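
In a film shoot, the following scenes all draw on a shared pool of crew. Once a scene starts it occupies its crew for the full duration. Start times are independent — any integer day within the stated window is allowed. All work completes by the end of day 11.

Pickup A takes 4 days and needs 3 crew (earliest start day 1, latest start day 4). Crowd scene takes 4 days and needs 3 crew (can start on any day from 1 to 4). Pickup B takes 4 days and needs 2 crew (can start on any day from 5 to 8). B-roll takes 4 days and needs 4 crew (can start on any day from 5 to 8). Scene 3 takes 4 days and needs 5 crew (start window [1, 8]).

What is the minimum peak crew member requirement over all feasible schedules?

Schedule Pickup A@1, Crowd scene@1, Pickup B@5, B-roll@5, Scene 3@1: d1:11  d2:11  d3:11  d4:11  d5:6  d6:6  d7:6  d8:6  d9:0  d10:0  d11:0 — peak 11.

11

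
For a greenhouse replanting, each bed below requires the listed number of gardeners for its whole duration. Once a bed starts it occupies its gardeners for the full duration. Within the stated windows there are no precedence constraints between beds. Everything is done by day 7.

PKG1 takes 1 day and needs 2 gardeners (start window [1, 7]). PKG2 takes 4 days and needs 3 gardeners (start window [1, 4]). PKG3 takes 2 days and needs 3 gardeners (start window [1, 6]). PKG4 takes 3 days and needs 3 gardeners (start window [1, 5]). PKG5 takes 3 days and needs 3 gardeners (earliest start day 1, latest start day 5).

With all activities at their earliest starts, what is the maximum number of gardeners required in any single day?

Early-start schedule: PKG1@1, PKG2@1, PKG3@1, PKG4@1, PKG5@1.
Load per day: day 1: 14, day 2: 12, day 3: 9, day 4: 3, day 5: 0, day 6: 0, day 7: 0.
Peak is 14.

14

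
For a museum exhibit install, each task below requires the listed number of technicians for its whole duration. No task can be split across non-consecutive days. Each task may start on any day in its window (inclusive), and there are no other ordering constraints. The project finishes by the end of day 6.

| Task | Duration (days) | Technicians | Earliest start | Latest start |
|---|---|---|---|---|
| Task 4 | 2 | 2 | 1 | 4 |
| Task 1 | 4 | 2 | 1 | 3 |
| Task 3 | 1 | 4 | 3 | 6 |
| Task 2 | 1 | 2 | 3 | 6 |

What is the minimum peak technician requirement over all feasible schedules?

Early-start (Task 4@1, Task 1@1, Task 3@3, Task 2@3) gives peak 8: d1:4  d2:4  d3:8  d4:2  d5:0  d6:0.
Shift Task 3→5.
Schedule Task 4@1, Task 1@1, Task 3@5, Task 2@3: d1:4  d2:4  d3:4  d4:2  d5:4  d6:0 — peak 4.

4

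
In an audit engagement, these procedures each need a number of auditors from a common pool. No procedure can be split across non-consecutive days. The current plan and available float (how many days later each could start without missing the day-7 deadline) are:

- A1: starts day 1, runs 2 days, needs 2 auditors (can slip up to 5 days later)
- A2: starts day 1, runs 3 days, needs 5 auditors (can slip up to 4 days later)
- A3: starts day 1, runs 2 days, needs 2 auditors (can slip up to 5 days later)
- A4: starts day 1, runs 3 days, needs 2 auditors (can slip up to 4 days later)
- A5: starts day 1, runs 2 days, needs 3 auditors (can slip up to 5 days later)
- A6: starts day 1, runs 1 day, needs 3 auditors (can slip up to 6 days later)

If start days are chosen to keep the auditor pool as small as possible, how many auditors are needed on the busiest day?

Early-start (A1@1, A2@1, A3@1, A4@1, A5@1, A6@1) gives peak 17: d1:17  d2:14  d3:7  d4:0  d5:0  d6:0  d7:0.
Shift A2→5, A5→3, A6→4.
Schedule A1@1, A2@5, A3@1, A4@1, A5@3, A6@4: d1:6  d2:6  d3:5  d4:6  d5:5  d6:5  d7:5 — peak 6.
Total auditor-days = 38 over 7 days ⇒ peak ≥ ⌈38/7⌉ = 6, so 6 is optimal.

6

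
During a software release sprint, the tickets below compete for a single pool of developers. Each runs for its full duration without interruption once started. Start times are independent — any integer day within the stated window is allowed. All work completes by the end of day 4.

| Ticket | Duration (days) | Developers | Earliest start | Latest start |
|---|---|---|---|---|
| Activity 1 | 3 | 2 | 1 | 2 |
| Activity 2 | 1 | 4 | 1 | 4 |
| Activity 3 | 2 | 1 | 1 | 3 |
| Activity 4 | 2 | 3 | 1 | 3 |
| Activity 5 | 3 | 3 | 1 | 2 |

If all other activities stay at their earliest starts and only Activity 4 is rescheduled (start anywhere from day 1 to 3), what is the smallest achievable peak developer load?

10

Activity 4@1: d1:13  d2:9  d3:5  d4:0 → peak 13
Activity 4@2: d1:10  d2:9  d3:8  d4:0 → peak 10
Activity 4@3: d1:10  d2:6  d3:8  d4:3 → peak 10
Best is Activity 4@2, peak 10.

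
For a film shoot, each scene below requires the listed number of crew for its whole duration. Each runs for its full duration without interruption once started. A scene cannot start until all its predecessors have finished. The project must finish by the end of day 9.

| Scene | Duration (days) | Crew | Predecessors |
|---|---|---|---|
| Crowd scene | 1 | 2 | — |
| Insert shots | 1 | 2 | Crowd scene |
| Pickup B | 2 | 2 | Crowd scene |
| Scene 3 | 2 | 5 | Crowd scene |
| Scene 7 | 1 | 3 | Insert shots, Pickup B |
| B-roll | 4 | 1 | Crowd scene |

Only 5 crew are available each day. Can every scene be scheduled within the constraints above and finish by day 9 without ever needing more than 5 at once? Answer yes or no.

Schedule Crowd scene@1, Insert shots@2, Pickup B@2, Scene 3@4, Scene 7@6, B-roll@6: d1:2  d2:4  d3:2  d4:5  d5:5  d6:4  d7:1  d8:1  d9:1 — peak 5 ≤ 5.

yes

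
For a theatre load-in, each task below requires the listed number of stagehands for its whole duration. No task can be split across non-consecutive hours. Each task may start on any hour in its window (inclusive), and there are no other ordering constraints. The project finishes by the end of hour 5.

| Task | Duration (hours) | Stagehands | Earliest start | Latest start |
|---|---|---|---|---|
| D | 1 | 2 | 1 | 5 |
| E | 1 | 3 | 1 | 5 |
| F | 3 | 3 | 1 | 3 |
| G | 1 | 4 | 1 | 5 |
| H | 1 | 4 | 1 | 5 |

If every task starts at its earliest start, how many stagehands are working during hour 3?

3

At early start, hour 3 has: F.
Demand: 3 = 3.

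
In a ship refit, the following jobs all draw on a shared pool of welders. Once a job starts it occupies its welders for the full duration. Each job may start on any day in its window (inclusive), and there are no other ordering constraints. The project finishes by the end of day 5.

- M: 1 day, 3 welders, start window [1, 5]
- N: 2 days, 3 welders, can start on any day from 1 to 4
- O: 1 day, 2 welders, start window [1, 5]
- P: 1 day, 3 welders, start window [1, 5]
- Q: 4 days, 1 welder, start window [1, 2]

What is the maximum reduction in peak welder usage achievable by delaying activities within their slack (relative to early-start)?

Early-start peak: d1:12  d2:4  d3:1  d4:1  d5:0 ⇒ 12.
Leveled (M@1, N@2, O@4, P@5, Q@1): d1:4  d2:4  d3:4  d4:3  d5:3 ⇒ 4.
Reduction 12 − 4 = 8.

8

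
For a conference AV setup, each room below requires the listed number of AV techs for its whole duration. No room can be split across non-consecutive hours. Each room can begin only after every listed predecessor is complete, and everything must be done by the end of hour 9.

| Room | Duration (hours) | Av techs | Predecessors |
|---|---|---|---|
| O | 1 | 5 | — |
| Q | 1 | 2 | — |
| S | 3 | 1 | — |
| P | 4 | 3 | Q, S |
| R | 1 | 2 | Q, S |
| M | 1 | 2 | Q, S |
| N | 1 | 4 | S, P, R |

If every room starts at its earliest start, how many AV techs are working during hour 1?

8

At early start, hour 1 has: O, Q, S.
Demand: 5 + 2 + 1 = 8.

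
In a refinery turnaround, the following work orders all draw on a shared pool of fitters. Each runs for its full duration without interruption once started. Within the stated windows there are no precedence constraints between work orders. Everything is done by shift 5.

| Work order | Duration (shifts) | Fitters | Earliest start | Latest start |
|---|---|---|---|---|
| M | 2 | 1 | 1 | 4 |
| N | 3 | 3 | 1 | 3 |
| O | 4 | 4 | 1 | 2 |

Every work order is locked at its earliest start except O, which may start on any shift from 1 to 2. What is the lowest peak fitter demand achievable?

O@1: s1:8  s2:8  s3:7  s4:4  s5:0 → peak 8
O@2: s1:4  s2:8  s3:7  s4:4  s5:4 → peak 8
Best is O@1, peak 8.

8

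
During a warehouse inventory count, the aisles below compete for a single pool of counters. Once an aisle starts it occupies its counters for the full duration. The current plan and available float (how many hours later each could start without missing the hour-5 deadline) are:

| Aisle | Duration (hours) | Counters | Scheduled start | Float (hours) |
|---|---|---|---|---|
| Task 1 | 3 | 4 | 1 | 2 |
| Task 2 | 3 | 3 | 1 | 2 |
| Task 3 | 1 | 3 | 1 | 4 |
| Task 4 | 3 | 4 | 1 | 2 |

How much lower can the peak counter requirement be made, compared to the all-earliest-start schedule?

3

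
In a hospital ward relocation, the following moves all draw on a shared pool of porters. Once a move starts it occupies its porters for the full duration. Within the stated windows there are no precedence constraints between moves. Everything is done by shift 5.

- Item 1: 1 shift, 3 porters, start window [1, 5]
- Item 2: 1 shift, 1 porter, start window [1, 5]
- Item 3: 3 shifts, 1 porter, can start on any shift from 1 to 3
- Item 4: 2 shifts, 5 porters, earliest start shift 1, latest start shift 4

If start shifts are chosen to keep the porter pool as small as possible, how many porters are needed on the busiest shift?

Early-start (Item 1@1, Item 2@1, Item 3@1, Item 4@1) gives peak 10: s1:10  s2:6  s3:1  s4:0  s5:0.
Shift Item 4→4.
Schedule Item 1@1, Item 2@1, Item 3@1, Item 4@4: s1:5  s2:1  s3:1  s4:5  s5:5 — peak 5.

5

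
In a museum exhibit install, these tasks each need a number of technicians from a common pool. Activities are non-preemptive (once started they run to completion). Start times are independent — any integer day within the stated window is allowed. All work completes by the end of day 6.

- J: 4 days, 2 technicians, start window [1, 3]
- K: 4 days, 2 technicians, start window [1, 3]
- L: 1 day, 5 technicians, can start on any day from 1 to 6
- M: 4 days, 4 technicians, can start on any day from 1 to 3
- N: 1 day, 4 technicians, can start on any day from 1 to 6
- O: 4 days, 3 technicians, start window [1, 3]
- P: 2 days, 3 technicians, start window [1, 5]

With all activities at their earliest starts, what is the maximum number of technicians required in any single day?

23

Early-start schedule: J@1, K@1, L@1, M@1, N@1, O@1, P@1.
Load per day: day 1: 23, day 2: 14, day 3: 11, day 4: 11, day 5: 0, day 6: 0.
Peak is 23.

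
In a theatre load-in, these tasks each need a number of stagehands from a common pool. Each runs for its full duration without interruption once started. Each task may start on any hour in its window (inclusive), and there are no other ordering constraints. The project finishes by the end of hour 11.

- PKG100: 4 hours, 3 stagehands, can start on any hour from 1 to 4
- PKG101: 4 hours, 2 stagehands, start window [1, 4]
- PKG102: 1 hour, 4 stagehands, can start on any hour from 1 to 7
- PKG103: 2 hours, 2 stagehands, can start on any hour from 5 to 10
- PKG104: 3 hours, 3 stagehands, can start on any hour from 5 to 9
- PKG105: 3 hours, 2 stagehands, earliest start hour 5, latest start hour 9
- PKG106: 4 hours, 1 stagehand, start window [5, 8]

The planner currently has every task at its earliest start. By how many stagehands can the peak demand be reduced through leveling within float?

Early-start peak: h1:9  h2:5  h3:5  h4:5  h5:8  h6:8  h7:6  h8:1  h9:0  h10:0  h11:0 ⇒ 9.
Leveled (PKG100@1, PKG101@1, PKG102@5, PKG103@6, PKG104@6, PKG105@9, PKG106@8): h1:5  h2:5  h3:5  h4:5  h5:4  h6:5  h7:5  h8:4  h9:3  h10:3  h11:3 ⇒ 5.
Reduction 9 − 5 = 4.

4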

EXERCISE DIRECTIONS =>
What you return should be only the lines from the line containing "- PKG106: 4" through the end of the material above, reproduced exactly, first and last included.

RESULT OF THIS EXERCISE =>
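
- PKG106: 4 hours, 1 stagehand, start window [5, 8]

The planner currently has every task at its earliest start. By how many stagehands can the peak demand be reduced through leveling within float?

Early-start peak: h1:9  h2:5  h3:5  h4:5  h5:8  h6:8  h7:6  h8:1  h9:0  h10:0  h11:0 ⇒ 9.
Leveled (PKG100@1, PKG101@1, PKG102@5, PKG103@6, PKG104@6, PKG105@9, PKG106@8): h1:5  h2:5  h3:5  h4:5  h5:4  h6:5  h7:5  h8:4  h9:3  h10:3  h11:3 ⇒ 5.
Reduction 9 − 5 = 4.

4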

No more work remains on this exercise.